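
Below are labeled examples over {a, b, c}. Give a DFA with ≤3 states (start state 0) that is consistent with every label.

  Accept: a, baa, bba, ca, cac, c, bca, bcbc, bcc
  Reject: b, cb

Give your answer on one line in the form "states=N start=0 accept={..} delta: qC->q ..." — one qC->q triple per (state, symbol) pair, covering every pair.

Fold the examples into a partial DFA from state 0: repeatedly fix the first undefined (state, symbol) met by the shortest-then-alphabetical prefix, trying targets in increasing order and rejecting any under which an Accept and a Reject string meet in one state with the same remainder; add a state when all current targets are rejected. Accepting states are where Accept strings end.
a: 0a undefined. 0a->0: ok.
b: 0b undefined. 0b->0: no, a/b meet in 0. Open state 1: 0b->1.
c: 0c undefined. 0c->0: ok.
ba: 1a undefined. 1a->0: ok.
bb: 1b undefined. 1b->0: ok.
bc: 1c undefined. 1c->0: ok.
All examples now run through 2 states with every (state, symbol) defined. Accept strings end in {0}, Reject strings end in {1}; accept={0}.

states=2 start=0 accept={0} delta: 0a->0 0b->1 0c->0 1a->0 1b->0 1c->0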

***

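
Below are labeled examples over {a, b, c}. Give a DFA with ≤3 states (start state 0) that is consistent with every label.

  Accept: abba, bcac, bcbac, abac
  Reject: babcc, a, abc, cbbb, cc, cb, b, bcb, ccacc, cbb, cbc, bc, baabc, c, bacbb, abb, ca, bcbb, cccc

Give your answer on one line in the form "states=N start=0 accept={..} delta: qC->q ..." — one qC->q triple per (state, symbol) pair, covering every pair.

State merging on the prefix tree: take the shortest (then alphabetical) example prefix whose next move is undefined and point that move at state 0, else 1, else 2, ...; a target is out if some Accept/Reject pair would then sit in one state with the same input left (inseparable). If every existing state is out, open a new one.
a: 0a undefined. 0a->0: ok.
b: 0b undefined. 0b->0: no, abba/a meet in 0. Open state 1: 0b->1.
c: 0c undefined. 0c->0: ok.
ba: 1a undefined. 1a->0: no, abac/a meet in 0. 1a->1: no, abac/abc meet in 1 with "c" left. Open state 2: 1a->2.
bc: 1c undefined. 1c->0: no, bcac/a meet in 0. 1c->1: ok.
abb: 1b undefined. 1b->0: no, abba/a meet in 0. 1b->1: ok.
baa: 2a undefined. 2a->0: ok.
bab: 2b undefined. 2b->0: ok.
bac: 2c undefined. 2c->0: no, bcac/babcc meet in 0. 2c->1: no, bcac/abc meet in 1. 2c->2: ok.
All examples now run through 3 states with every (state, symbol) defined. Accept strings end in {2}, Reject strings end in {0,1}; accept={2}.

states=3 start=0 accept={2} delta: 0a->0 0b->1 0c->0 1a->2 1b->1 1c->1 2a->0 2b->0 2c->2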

***

## PROBLEM DESCRIPTION
What are the lines above, starting at the one with "Accept: abba, bcac, bcbac, abac" and ending at the one with "ca, bcbb, cccc"? Give them again exactly, and only them.

## TASK RESULT
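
  Accept: abba, bcac, bcbac, abac
  Reject: babcc, a, abc, cbbb, cc, cb, b, bcb, ccacc, cbb, cbc, bc, baabc, c, bacbb, abb, ca, bcbb, cccc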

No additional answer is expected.